▶ [WHAT YOU SHOULD DO]: Your answer should consist of each line below that includes the word "ascending".
** EXCERPTED RECORDS follows **
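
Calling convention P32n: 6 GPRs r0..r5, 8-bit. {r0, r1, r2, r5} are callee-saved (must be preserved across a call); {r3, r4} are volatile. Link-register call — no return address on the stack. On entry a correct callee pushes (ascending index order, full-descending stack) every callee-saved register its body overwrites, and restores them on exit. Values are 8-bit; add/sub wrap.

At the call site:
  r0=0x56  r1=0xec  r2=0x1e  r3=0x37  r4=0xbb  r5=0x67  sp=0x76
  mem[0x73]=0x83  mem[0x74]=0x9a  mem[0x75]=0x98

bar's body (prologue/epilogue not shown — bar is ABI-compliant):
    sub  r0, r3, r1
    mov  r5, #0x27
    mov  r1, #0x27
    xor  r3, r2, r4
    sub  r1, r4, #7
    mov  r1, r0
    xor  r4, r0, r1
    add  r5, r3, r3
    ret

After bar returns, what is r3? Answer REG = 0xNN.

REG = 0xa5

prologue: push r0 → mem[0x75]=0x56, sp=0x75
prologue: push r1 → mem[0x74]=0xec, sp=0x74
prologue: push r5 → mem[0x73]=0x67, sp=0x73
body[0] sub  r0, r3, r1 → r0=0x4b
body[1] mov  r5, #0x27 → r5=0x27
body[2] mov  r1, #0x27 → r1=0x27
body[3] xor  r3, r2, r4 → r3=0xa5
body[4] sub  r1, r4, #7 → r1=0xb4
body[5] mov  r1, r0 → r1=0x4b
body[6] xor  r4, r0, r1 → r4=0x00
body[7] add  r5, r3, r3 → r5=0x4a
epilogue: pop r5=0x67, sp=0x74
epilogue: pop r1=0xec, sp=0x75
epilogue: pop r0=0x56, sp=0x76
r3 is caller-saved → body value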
** End of EXCERPTED RECORDS **
** EXCERPTED RECORDS follows **
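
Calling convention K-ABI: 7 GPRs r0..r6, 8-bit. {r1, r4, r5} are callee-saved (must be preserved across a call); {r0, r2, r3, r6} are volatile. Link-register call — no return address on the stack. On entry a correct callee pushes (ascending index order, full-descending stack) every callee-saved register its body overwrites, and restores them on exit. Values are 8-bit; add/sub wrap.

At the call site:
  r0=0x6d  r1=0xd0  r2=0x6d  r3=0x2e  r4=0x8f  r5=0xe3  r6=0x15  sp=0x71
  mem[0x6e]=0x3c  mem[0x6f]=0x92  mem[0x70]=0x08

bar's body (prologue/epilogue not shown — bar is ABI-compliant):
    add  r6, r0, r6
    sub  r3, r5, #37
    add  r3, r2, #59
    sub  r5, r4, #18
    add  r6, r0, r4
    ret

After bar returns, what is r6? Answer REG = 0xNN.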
** End of EXCERPTED RECORDS **
▶ [ANSWER FOR THIS EXERCISE]:
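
Calling convention P32n: 6 GPRs r0..r5, 8-bit. {r0, r1, r2, r5} are callee-saved (must be preserved across a call); {r3, r4} are volatile. Link-register call — no return address on the stack. On entry a correct callee pushes (ascending index order, full-descending stack) every callee-saved register its body overwrites, and restores them on exit. Values are 8-bit; add/sub wrap.
Calling convention K-ABI: 7 GPRs r0..r6, 8-bit. {r1, r4, r5} are callee-saved (must be preserved across a call); {r0, r2, r3, r6} are volatile. Link-register call — no return address on the stack. On entry a correct callee pushes (ascending index order, full-descending stack) every callee-saved register its body overwrites, and restores them on exit. Values are 8-bit; add/sub wrap.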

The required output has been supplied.